ABOUT THIS EXERCISE => Without changing a single word, set down all of the records.

[[ DATA TO EXAMINE open ]]

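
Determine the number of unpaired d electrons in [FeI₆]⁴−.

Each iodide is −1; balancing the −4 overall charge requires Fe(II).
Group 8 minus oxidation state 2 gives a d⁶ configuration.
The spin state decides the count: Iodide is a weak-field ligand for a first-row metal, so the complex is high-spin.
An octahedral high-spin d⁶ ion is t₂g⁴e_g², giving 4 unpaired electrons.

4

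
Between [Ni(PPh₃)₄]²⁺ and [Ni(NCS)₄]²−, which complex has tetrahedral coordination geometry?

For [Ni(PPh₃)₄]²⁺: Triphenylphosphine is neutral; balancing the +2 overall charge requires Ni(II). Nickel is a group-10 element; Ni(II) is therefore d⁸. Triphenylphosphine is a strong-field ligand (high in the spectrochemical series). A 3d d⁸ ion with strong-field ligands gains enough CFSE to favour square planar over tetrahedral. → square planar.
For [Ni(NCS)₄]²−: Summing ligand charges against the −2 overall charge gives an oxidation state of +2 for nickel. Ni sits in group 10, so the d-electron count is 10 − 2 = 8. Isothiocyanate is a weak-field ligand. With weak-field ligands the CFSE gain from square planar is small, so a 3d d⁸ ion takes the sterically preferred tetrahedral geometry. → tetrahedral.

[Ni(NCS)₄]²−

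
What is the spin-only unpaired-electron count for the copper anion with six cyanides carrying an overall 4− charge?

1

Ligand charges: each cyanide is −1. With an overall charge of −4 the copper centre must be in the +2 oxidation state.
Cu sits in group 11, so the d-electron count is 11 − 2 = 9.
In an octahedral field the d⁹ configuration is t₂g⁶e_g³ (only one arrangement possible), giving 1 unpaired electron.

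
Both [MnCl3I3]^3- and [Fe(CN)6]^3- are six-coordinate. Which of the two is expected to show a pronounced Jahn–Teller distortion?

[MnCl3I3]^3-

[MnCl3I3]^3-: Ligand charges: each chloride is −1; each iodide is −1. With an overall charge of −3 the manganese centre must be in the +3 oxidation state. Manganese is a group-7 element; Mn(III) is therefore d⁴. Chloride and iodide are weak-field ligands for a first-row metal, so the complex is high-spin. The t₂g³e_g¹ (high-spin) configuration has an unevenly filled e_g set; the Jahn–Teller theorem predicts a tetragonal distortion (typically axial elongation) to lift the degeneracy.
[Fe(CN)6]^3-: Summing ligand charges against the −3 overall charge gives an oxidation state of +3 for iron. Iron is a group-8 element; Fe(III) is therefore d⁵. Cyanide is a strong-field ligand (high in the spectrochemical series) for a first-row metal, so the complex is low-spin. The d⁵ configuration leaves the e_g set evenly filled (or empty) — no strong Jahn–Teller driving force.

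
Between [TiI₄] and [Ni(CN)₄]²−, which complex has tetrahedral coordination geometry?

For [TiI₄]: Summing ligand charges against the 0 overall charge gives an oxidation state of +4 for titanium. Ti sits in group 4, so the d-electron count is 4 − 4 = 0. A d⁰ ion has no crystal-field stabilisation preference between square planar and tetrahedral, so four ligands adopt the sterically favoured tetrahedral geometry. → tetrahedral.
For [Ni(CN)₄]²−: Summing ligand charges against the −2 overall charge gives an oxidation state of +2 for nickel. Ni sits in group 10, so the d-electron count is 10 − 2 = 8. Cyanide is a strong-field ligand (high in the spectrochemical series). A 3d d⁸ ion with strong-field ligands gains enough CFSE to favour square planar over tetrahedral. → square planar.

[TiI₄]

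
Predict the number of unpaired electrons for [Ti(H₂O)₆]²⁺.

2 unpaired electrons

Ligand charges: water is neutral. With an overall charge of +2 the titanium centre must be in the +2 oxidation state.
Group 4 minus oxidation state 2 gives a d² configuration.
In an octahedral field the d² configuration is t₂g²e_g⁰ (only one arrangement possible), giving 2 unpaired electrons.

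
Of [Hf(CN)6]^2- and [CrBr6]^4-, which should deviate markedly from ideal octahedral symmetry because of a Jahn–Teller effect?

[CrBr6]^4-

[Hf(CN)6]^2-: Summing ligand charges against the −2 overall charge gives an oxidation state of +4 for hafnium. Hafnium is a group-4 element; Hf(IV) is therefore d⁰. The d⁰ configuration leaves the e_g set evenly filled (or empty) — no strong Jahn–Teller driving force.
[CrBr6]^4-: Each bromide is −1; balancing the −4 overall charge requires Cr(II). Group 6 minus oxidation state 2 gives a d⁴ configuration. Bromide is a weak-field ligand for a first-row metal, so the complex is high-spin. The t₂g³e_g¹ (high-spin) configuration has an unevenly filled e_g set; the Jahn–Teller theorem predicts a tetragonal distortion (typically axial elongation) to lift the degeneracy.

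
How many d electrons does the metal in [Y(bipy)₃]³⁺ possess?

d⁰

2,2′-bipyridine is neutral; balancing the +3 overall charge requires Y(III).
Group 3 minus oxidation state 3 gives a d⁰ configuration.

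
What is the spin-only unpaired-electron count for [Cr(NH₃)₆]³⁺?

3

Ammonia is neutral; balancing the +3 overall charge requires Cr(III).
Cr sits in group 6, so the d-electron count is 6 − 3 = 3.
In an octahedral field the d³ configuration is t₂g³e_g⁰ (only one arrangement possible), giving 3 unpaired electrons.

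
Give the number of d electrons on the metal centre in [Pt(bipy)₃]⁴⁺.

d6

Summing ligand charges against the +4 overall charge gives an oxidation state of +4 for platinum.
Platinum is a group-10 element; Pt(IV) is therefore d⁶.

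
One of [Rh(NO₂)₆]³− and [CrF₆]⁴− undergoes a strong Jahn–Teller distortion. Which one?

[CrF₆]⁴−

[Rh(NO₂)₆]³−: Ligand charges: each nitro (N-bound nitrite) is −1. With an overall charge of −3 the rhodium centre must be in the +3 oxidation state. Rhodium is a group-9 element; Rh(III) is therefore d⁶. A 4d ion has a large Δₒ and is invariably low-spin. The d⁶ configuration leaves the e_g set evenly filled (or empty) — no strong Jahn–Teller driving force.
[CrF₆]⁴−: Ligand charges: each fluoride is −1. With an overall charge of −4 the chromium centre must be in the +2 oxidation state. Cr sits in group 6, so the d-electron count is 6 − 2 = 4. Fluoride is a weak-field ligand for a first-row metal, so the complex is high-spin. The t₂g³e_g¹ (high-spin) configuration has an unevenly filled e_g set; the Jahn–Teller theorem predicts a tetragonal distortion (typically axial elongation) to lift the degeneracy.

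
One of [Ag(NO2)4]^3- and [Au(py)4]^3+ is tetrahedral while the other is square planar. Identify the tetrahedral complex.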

[[ DATA TO EXAMINE closed ]]

COMPLETED EXERCISE =>
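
Determine the number of unpaired d electrons in [FeI₆]⁴−.

Each iodide is −1; balancing the −4 overall charge requires Fe(II).
Group 8 minus oxidation state 2 gives a d⁶ configuration.
The spin state decides the count: Iodide is a weak-field ligand for a first-row metal, so the complex is high-spin.
An octahedral high-spin d⁶ ion is t₂g⁴e_g², giving 4 unpaired electrons.

4

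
Between [Ni(PPh₃)₄]²⁺ and [Ni(NCS)₄]²−, which complex has tetrahedral coordination geometry?

For [Ni(PPh₃)₄]²⁺: Triphenylphosphine is neutral; balancing the +2 overall charge requires Ni(II). Nickel is a group-10 element; Ni(II) is therefore d⁸. Triphenylphosphine is a strong-field ligand (high in the spectrochemical series). A 3d d⁸ ion with strong-field ligands gains enough CFSE to favour square planar over tetrahedral. → square planar.
For [Ni(NCS)₄]²−: Summing ligand charges against the −2 overall charge gives an oxidation state of +2 for nickel. Ni sits in group 10, so the d-electron count is 10 − 2 = 8. Isothiocyanate is a weak-field ligand. With weak-field ligands the CFSE gain from square planar is small, so a 3d d⁸ ion takes the sterically preferred tetrahedral geometry. → tetrahedral.

[Ni(NCS)₄]²−

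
What is the spin-only unpaired-electron count for the copper anion with six cyanides carrying an overall 4− charge?

1

Ligand charges: each cyanide is −1. With an overall charge of −4 the copper centre must be in the +2 oxidation state.
Cu sits in group 11, so the d-electron count is 11 − 2 = 9.
In an octahedral field the d⁹ configuration is t₂g⁶e_g³ (only one arrangement possible), giving 1 unpaired electron.

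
Both [MnCl3I3]^3- and [Fe(CN)6]^3- are six-coordinate. Which of the two is expected to show a pronounced Jahn–Teller distortion?

[MnCl3I3]^3-

[MnCl3I3]^3-: Ligand charges: each chloride is −1; each iodide is −1. With an overall charge of −3 the manganese centre must be in the +3 oxidation state. Manganese is a group-7 element; Mn(III) is therefore d⁴. Chloride and iodide are weak-field ligands for a first-row metal, so the complex is high-spin. The t₂g³e_g¹ (high-spin) configuration has an unevenly filled e_g set; the Jahn–Teller theorem predicts a tetragonal distortion (typically axial elongation) to lift the degeneracy.
[Fe(CN)6]^3-: Summing ligand charges against the −3 overall charge gives an oxidation state of +3 for iron. Iron is a group-8 element; Fe(III) is therefore d⁵. Cyanide is a strong-field ligand (high in the spectrochemical series) for a first-row metal, so the complex is low-spin. The d⁵ configuration leaves the e_g set evenly filled (or empty) — no strong Jahn–Teller driving force.

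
Between [TiI₄] and [Ni(CN)₄]²−, which complex has tetrahedral coordination geometry?

For [TiI₄]: Summing ligand charges against the 0 overall charge gives an oxidation state of +4 for titanium. Ti sits in group 4, so the d-electron count is 4 − 4 = 0. A d⁰ ion has no crystal-field stabilisation preference between square planar and tetrahedral, so four ligands adopt the sterically favoured tetrahedral geometry. → tetrahedral.
For [Ni(CN)₄]²−: Summing ligand charges against the −2 overall charge gives an oxidation state of +2 for nickel. Ni sits in group 10, so the d-electron count is 10 − 2 = 8. Cyanide is a strong-field ligand (high in the spectrochemical series). A 3d d⁸ ion with strong-field ligands gains enough CFSE to favour square planar over tetrahedral. → square planar.

[TiI₄]

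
Predict the number of unpaired electrons for [Ti(H₂O)₆]²⁺.

2 unpaired electrons

Ligand charges: water is neutral. With an overall charge of +2 the titanium centre must be in the +2 oxidation state.
Group 4 minus oxidation state 2 gives a d² configuration.
In an octahedral field the d² configuration is t₂g²e_g⁰ (only one arrangement possible), giving 2 unpaired electrons.

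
Of [Hf(CN)6]^2- and [CrBr6]^4-, which should deviate markedly from ideal octahedral symmetry because of a Jahn–Teller effect?

[CrBr6]^4-

[Hf(CN)6]^2-: Summing ligand charges against the −2 overall charge gives an oxidation state of +4 for hafnium. Hafnium is a group-4 element; Hf(IV) is therefore d⁰. The d⁰ configuration leaves the e_g set evenly filled (or empty) — no strong Jahn–Teller driving force.
[CrBr6]^4-: Each bromide is −1; balancing the −4 overall charge requires Cr(II). Group 6 minus oxidation state 2 gives a d⁴ configuration. Bromide is a weak-field ligand for a first-row metal, so the complex is high-spin. The t₂g³e_g¹ (high-spin) configuration has an unevenly filled e_g set; the Jahn–Teller theorem predicts a tetragonal distortion (typically axial elongation) to lift the degeneracy.

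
How many d electrons does the metal in [Y(bipy)₃]³⁺ possess?

d⁰

2,2′-bipyridine is neutral; balancing the +3 overall charge requires Y(III).
Group 3 minus oxidation state 3 gives a d⁰ configuration.

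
What is the spin-only unpaired-electron count for [Cr(NH₃)₆]³⁺?

3

Ammonia is neutral; balancing the +3 overall charge requires Cr(III).
Cr sits in group 6, so the d-electron count is 6 − 3 = 3.
In an octahedral field the d³ configuration is t₂g³e_g⁰ (only one arrangement possible), giving 3 unpaired electrons.

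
Give the number of d electrons on the metal centre in [Pt(bipy)₃]⁴⁺.

d6

Summing ligand charges against the +4 overall charge gives an oxidation state of +4 for platinum.
Platinum is a group-10 element; Pt(IV) is therefore d⁶.

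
One of [Rh(NO₂)₆]³− and [CrF₆]⁴− undergoes a strong Jahn–Teller distortion. Which one?

[CrF₆]⁴−

[Rh(NO₂)₆]³−: Ligand charges: each nitro (N-bound nitrite) is −1. With an overall charge of −3 the rhodium centre must be in the +3 oxidation state. Rhodium is a group-9 element; Rh(III) is therefore d⁶. A 4d ion has a large Δₒ and is invariably low-spin. The d⁶ configuration leaves the e_g set evenly filled (or empty) — no strong Jahn–Teller driving force.
[CrF₆]⁴−: Ligand charges: each fluoride is −1. With an overall charge of −4 the chromium centre must be in the +2 oxidation state. Cr sits in group 6, so the d-electron count is 6 − 2 = 4. Fluoride is a weak-field ligand for a first-row metal, so the complex is high-spin. The t₂g³e_g¹ (high-spin) configuration has an unevenly filled e_g set; the Jahn–Teller theorem predicts a tetragonal distortion (typically axial elongation) to lift the degeneracy.

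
One of [Ag(NO2)4]^3- and [Au(py)4]^3+ is tetrahedral while the other is square planar. Identify the tetrahedral complex.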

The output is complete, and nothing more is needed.